[Stored dataset items]
_ _ _ _ _ _ _
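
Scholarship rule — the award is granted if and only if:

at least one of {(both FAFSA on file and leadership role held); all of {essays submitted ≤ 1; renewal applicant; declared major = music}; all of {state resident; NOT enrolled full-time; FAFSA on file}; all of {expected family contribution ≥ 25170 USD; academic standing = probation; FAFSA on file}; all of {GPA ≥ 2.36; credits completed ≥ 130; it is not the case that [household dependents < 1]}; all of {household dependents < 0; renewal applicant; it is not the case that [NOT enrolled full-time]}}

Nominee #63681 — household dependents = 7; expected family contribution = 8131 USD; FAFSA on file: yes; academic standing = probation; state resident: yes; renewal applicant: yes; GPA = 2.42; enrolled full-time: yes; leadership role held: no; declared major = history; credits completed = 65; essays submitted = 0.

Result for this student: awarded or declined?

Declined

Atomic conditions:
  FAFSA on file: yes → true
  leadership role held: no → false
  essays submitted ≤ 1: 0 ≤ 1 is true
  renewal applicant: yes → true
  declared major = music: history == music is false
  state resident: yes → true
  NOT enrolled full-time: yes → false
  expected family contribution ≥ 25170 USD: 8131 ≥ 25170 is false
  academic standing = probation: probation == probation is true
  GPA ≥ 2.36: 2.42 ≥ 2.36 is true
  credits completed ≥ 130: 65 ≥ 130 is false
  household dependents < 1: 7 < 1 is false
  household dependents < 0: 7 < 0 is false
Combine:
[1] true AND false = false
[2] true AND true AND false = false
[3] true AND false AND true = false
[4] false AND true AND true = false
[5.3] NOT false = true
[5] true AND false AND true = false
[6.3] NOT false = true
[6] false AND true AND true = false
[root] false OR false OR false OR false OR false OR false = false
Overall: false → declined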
_ _ _ _ _ _ _
Task prompt: Set down all the data exactly as given.

The completed task:
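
Scholarship rule — the award is granted if and only if:

at least one of {(both FAFSA on file and leadership role held); all of {essays submitted ≤ 1; renewal applicant; declared major = music}; all of {state resident; NOT enrolled full-time; FAFSA on file}; all of {expected family contribution ≥ 25170 USD; academic standing = probation; FAFSA on file}; all of {GPA ≥ 2.36; credits completed ≥ 130; it is not the case that [household dependents < 1]}; all of {household dependents < 0; renewal applicant; it is not the case that [NOT enrolled full-time]}}

Nominee #63681 — household dependents = 7; expected family contribution = 8131 USD; FAFSA on file: yes; academic standing = probation; state resident: yes; renewal applicant: yes; GPA = 2.42; enrolled full-time: yes; leadership role held: no; declared major = history; credits completed = 65; essays submitted = 0.

Result for this student: awarded or declined?

Declined

Atomic conditions:
  FAFSA on file: yes → true
  leadership role held: no → false
  essays submitted ≤ 1: 0 ≤ 1 is true
  renewal applicant: yes → true
  declared major = music: history == music is false
  state resident: yes → true
  NOT enrolled full-time: yes → false
  expected family contribution ≥ 25170 USD: 8131 ≥ 25170 is false
  academic standing = probation: probation == probation is true
  GPA ≥ 2.36: 2.42 ≥ 2.36 is true
  credits completed ≥ 130: 65 ≥ 130 is false
  household dependents < 1: 7 < 1 is false
  household dependents < 0: 7 < 0 is false
Combine:
[1] true AND false = false
[2] true AND true AND false = false
[3] true AND false AND true = false
[4] false AND true AND true = false
[5.3] NOT false = true
[5] true AND false AND true = false
[6.3] NOT false = true
[6] false AND true AND true = false
[root] false OR false OR false OR false OR false OR false = false
Overall: false → declined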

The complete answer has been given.